(Beginning of Given data)

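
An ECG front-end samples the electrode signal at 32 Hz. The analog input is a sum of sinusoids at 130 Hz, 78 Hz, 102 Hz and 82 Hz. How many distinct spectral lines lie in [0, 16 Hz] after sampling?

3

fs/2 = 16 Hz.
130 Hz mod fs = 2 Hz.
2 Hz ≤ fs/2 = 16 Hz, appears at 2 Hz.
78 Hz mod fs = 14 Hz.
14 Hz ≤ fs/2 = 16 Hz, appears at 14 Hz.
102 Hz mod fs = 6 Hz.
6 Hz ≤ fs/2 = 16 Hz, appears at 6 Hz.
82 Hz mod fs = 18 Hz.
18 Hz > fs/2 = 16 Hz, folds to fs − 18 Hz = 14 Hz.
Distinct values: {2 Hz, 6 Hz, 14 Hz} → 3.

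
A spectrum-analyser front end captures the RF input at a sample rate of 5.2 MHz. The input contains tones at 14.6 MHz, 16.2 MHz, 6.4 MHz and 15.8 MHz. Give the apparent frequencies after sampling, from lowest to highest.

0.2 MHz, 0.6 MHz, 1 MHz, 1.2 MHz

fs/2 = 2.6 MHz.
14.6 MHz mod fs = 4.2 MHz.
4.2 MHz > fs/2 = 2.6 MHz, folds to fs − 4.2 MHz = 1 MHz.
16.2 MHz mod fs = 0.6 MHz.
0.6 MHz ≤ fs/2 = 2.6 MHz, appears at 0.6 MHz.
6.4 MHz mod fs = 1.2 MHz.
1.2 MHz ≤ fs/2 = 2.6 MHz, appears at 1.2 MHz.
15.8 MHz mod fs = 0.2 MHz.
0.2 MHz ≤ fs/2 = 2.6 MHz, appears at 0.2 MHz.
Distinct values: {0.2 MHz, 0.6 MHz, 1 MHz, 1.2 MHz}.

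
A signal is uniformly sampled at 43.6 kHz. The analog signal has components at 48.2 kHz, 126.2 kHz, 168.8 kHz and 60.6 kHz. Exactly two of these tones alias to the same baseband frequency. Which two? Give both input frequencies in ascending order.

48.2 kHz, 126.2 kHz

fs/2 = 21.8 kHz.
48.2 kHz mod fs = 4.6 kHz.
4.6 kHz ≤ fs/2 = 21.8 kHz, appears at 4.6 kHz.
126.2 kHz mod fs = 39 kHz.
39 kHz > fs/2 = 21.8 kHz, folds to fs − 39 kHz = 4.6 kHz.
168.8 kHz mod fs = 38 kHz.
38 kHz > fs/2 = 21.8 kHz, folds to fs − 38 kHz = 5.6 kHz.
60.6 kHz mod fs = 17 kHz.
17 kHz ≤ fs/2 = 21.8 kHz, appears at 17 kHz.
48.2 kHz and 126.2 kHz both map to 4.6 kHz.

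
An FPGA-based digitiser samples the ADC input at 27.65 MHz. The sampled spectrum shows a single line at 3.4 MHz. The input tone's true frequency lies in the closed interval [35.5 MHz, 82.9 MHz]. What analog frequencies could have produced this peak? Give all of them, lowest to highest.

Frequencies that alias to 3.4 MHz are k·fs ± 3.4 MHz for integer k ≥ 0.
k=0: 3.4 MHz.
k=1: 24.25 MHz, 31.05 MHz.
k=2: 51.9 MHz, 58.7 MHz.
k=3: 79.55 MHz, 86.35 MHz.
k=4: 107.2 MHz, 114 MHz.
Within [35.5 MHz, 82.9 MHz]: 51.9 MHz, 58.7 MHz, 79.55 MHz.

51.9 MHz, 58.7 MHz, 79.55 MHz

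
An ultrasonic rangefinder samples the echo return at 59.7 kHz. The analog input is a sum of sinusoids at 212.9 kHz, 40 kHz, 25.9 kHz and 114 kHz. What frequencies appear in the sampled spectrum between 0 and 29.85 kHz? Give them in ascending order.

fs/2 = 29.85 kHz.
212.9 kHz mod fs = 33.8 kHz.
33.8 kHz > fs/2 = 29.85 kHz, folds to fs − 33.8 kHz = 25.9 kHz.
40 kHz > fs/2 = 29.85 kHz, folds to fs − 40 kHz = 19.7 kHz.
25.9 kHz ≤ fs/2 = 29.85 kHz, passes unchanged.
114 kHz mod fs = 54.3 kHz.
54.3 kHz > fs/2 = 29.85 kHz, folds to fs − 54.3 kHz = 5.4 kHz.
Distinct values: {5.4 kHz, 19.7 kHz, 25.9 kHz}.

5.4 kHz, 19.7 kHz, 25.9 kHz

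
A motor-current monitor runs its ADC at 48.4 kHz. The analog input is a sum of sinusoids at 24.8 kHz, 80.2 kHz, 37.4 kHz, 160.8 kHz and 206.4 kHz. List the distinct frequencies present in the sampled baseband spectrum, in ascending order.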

(End of Given data)

§ Work required
Exactly the lines from the one containing "A signal is" through the end of the records should be reproduced, and no others.

§ Task answer
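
A signal is uniformly sampled at 43.6 kHz. The analog signal has components at 48.2 kHz, 126.2 kHz, 168.8 kHz and 60.6 kHz. Exactly two of these tones alias to the same baseband frequency. Which two? Give both input frequencies in ascending order.

48.2 kHz, 126.2 kHz

fs/2 = 21.8 kHz.
48.2 kHz mod fs = 4.6 kHz.
4.6 kHz ≤ fs/2 = 21.8 kHz, appears at 4.6 kHz.
126.2 kHz mod fs = 39 kHz.
39 kHz > fs/2 = 21.8 kHz, folds to fs − 39 kHz = 4.6 kHz.
168.8 kHz mod fs = 38 kHz.
38 kHz > fs/2 = 21.8 kHz, folds to fs − 38 kHz = 5.6 kHz.
60.6 kHz mod fs = 17 kHz.
17 kHz ≤ fs/2 = 21.8 kHz, appears at 17 kHz.
48.2 kHz and 126.2 kHz both map to 4.6 kHz.

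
An FPGA-based digitiser samples the ADC input at 27.65 MHz. The sampled spectrum shows a single line at 3.4 MHz. The input tone's true frequency lies in the closed interval [35.5 MHz, 82.9 MHz]. What analog frequencies could have produced this peak? Give all of them, lowest to highest.

Frequencies that alias to 3.4 MHz are k·fs ± 3.4 MHz for integer k ≥ 0.
k=0: 3.4 MHz.
k=1: 24.25 MHz, 31.05 MHz.
k=2: 51.9 MHz, 58.7 MHz.
k=3: 79.55 MHz, 86.35 MHz.
k=4: 107.2 MHz, 114 MHz.
Within [35.5 MHz, 82.9 MHz]: 51.9 MHz, 58.7 MHz, 79.55 MHz.

51.9 MHz, 58.7 MHz, 79.55 MHz

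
An ultrasonic rangefinder samples the echo return at 59.7 kHz. The analog input is a sum of sinusoids at 212.9 kHz, 40 kHz, 25.9 kHz and 114 kHz. What frequencies appear in the sampled spectrum between 0 and 29.85 kHz? Give them in ascending order.

fs/2 = 29.85 kHz.
212.9 kHz mod fs = 33.8 kHz.
33.8 kHz > fs/2 = 29.85 kHz, folds to fs − 33.8 kHz = 25.9 kHz.
40 kHz > fs/2 = 29.85 kHz, folds to fs − 40 kHz = 19.7 kHz.
25.9 kHz ≤ fs/2 = 29.85 kHz, passes unchanged.
114 kHz mod fs = 54.3 kHz.
54.3 kHz > fs/2 = 29.85 kHz, folds to fs − 54.3 kHz = 5.4 kHz.
Distinct values: {5.4 kHz, 19.7 kHz, 25.9 kHz}.

5.4 kHz, 19.7 kHz, 25.9 kHz

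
A motor-current monitor runs its ADC at 48.4 kHz. The analog input is a sum of sinusoids at 24.8 kHz, 80.2 kHz, 37.4 kHz, 160.8 kHz and 206.4 kHz. List the distinct frequencies present in the sampled baseband spectrum, in ascending order.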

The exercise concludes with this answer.